What you are asked to do: Your response should consist of the records, reproduced exactly.

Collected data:
---

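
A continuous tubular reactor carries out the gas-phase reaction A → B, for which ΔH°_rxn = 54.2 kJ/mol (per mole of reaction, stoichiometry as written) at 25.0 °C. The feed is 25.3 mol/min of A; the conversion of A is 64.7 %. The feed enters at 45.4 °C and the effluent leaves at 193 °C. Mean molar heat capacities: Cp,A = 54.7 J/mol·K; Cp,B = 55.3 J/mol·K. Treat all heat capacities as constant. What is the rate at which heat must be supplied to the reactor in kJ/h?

Q_in = 65600 kJ/h

Extent of reaction ξ = 0.647 × 25.3 = 16.369 mol/min
Reaction term: ξ·ΔH°_rxn = 16.369 × 54.2 = 887.21 kJ/min
Sensible, feed 45.4→25 °C: -28.232 kJ/min
Outlet flows (mol/min): A 8.9309, B 16.369
Sensible, products 25→193 °C: 234.15 kJ/min
Q = ΔH = 1093.1 kJ/min = 18.219 kW
Heat supplied = 65587 kJ/h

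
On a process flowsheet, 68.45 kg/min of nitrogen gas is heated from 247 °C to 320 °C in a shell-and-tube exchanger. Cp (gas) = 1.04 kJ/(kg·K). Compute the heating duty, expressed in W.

Q = 86600 W

Q = ṁ·Cp·ΔT = 68.45 × 1.04 × (320 − 247) = 5196.7 kJ/min
Converting: 5196.7 / 60 s = 86.612 kW
Heating duty = 86612 W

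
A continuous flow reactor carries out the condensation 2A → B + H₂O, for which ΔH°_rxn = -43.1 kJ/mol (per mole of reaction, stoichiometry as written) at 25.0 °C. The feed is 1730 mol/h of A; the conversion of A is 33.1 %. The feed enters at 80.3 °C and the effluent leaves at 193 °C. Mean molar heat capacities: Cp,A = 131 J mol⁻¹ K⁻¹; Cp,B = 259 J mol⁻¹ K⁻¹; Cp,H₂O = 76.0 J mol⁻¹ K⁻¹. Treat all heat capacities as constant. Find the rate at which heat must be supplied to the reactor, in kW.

Q_in = 4.64 kW

Extent of reaction ξ = 0.331 × 1730 / 2 = 286.31 mol/h
Reaction term: ξ·ΔH°_rxn = 286.31 × -43.1 = -12340 kJ/h
Sensible, feed 80.3→25 °C: -12533 kJ/h
Outlet flows (mol/h): A 1157.4, B 286.31, H₂O 286.31
Sensible, products 25→193 °C: 41585 kJ/h
Q = ΔH = 16712 kJ/h = 4.6423 kW
Heat supplied = 4.6423 kW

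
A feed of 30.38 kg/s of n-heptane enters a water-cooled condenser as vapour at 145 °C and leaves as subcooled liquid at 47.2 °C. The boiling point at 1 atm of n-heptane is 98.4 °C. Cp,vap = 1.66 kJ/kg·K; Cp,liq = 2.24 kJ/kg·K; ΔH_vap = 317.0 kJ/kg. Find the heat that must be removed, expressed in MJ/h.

Q_c = 55700 MJ/h

vapour 145→98.4 °C: -77.356 kJ/kg
condensation at 98.4 °C: -317 kJ/kg
liquid 98.4→47.2 °C: -114.69 kJ/kg
Δh = -77.356 + -317 + -114.69 = -509.04 kJ/kg
Q = ṁ·Δh = 30.38 kg/s × -509.04 kJ/kg = -15465 kJ/s
|Q| = 15465 kW = 55673 MJ/h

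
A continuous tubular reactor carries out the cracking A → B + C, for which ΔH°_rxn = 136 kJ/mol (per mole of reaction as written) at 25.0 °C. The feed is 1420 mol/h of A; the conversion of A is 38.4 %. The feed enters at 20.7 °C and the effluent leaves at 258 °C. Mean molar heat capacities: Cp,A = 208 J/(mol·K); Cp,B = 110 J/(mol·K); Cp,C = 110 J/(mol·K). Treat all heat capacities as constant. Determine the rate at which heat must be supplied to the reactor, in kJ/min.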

---

Solution:
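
A continuous tubular reactor carries out the gas-phase reaction A → B, for which ΔH°_rxn = 54.2 kJ/mol (per mole of reaction, stoichiometry as written) at 25.0 °C. The feed is 25.3 mol/min of A; the conversion of A is 64.7 %. The feed enters at 45.4 °C and the effluent leaves at 193 °C. Mean molar heat capacities: Cp,A = 54.7 J/mol·K; Cp,B = 55.3 J/mol·K. Treat all heat capacities as constant. What is the rate at which heat must be supplied to the reactor in kJ/h?

Q_in = 65600 kJ/h

Extent of reaction ξ = 0.647 × 25.3 = 16.369 mol/min
Reaction term: ξ·ΔH°_rxn = 16.369 × 54.2 = 887.21 kJ/min
Sensible, feed 45.4→25 °C: -28.232 kJ/min
Outlet flows (mol/min): A 8.9309, B 16.369
Sensible, products 25→193 °C: 234.15 kJ/min
Q = ΔH = 1093.1 kJ/min = 18.219 kW
Heat supplied = 65587 kJ/h

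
On a process flowsheet, 68.45 kg/min of nitrogen gas is heated from 247 °C to 320 °C in a shell-and-tube exchanger. Cp (gas) = 1.04 kJ/(kg·K). Compute the heating duty, expressed in W.

Q = 86600 W

Q = ṁ·Cp·ΔT = 68.45 × 1.04 × (320 − 247) = 5196.7 kJ/min
Converting: 5196.7 / 60 s = 86.612 kW
Heating duty = 86612 W

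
A continuous flow reactor carries out the condensation 2A → B + H₂O, for which ΔH°_rxn = -43.1 kJ/mol (per mole of reaction, stoichiometry as written) at 25.0 °C. The feed is 1730 mol/h of A; the conversion of A is 33.1 %. The feed enters at 80.3 °C and the effluent leaves at 193 °C. Mean molar heat capacities: Cp,A = 131 J mol⁻¹ K⁻¹; Cp,B = 259 J mol⁻¹ K⁻¹; Cp,H₂O = 76.0 J mol⁻¹ K⁻¹. Treat all heat capacities as constant. Find the rate at which heat must be supplied to the reactor, in kW.

Q_in = 4.64 kW

Extent of reaction ξ = 0.331 × 1730 / 2 = 286.31 mol/h
Reaction term: ξ·ΔH°_rxn = 286.31 × -43.1 = -12340 kJ/h
Sensible, feed 80.3→25 °C: -12533 kJ/h
Outlet flows (mol/h): A 1157.4, B 286.31, H₂O 286.31
Sensible, products 25→193 °C: 41585 kJ/h
Q = ΔH = 16712 kJ/h = 4.6423 kW
Heat supplied = 4.6423 kW

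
A feed of 30.38 kg/s of n-heptane enters a water-cooled condenser as vapour at 145 °C and leaves as subcooled liquid at 47.2 °C. The boiling point at 1 atm of n-heptane is 98.4 °C. Cp,vap = 1.66 kJ/kg·K; Cp,liq = 2.24 kJ/kg·K; ΔH_vap = 317.0 kJ/kg. Find the heat that must be removed, expressed in MJ/h.

Q_c = 55700 MJ/h

vapour 145→98.4 °C: -77.356 kJ/kg
condensation at 98.4 °C: -317 kJ/kg
liquid 98.4→47.2 °C: -114.69 kJ/kg
Δh = -77.356 + -317 + -114.69 = -509.04 kJ/kg
Q = ṁ·Δh = 30.38 kg/s × -509.04 kJ/kg = -15465 kJ/s
|Q| = 15465 kW = 55673 MJ/h

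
A continuous tubular reactor carries out the cracking A → B + C, for which ΔH°_rxn = 136 kJ/mol (per mole of reaction as written) at 25.0 °C. The feed is 1420 mol/h of A; the conversion of A is 38.4 %. The feed enters at 20.7 °C and the effluent leaves at 258 °C. Mean molar heat capacities: Cp,A = 208 J/(mol·K); Cp,B = 110 J/(mol·K); Cp,C = 110 J/(mol·K). Treat all heat capacities as constant. Determine the rate at which heat must be supplied to the reactor, in kJ/min.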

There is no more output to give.